INPUT DATA Start Marker

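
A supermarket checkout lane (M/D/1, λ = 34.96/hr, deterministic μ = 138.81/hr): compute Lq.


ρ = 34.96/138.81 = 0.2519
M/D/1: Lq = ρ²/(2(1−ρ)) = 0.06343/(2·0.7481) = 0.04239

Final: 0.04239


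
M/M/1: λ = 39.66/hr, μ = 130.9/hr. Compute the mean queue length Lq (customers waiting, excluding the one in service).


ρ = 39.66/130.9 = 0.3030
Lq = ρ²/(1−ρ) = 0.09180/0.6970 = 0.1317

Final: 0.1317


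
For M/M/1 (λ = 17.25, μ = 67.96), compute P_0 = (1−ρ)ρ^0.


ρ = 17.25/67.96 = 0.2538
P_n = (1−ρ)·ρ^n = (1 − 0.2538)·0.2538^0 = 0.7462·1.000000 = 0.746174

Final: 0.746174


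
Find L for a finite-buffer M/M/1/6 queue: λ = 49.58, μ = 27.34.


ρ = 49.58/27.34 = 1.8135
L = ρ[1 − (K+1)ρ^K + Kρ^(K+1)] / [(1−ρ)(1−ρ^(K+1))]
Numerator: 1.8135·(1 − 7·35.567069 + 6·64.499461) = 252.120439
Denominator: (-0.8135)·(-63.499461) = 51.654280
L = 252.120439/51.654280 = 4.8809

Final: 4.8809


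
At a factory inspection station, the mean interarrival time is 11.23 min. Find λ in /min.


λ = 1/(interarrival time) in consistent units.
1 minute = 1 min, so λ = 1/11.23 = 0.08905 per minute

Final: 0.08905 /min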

INPUT DATA End Marker
INPUT DATA Start Marker

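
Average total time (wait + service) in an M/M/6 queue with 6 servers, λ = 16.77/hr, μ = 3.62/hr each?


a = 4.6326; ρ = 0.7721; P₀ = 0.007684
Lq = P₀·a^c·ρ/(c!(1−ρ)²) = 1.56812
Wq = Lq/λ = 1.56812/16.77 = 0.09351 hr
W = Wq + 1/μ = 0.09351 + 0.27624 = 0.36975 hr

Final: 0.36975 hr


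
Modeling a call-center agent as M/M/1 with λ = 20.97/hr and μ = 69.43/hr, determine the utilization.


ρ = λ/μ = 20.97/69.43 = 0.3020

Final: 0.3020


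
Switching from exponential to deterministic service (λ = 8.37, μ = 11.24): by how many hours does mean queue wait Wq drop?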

INPUT DATA End Marker
INPUT DATA Start Marker

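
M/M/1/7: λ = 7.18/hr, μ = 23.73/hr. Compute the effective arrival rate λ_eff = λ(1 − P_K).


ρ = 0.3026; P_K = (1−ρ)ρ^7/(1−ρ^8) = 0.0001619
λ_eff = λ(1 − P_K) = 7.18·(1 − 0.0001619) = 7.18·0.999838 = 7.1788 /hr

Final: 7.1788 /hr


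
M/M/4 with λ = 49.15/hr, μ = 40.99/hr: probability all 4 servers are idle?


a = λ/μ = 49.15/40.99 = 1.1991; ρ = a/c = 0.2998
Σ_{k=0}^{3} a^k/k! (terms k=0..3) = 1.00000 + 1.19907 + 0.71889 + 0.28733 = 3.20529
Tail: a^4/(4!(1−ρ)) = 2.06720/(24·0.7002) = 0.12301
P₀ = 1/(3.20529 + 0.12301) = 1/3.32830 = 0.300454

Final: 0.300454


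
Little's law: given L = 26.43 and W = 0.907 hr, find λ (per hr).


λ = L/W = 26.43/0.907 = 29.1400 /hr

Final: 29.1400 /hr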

INPUT DATA End Marker

WHAT IS NEEDED = Please output the lines of the listing above that fall in the stretch from the one with "Average total time" through the one with "Switching from exponential", exactly and only those.

SOLVED PROBLEM =
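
Average total time (wait + service) in an M/M/6 queue with 6 servers, λ = 16.77/hr, μ = 3.62/hr each?


a = 4.6326; ρ = 0.7721; P₀ = 0.007684
Lq = P₀·a^c·ρ/(c!(1−ρ)²) = 1.56812
Wq = Lq/λ = 1.56812/16.77 = 0.09351 hr
W = Wq + 1/μ = 0.09351 + 0.27624 = 0.36975 hr

Final: 0.36975 hr


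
Modeling a call-center agent as M/M/1 with λ = 20.97/hr and μ = 69.43/hr, determine the utilization.


ρ = λ/μ = 20.97/69.43 = 0.3020

Final: 0.3020


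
Switching from exponential to deterministic service (λ = 8.37, μ = 11.24): by how many hours does mean queue wait Wq drop?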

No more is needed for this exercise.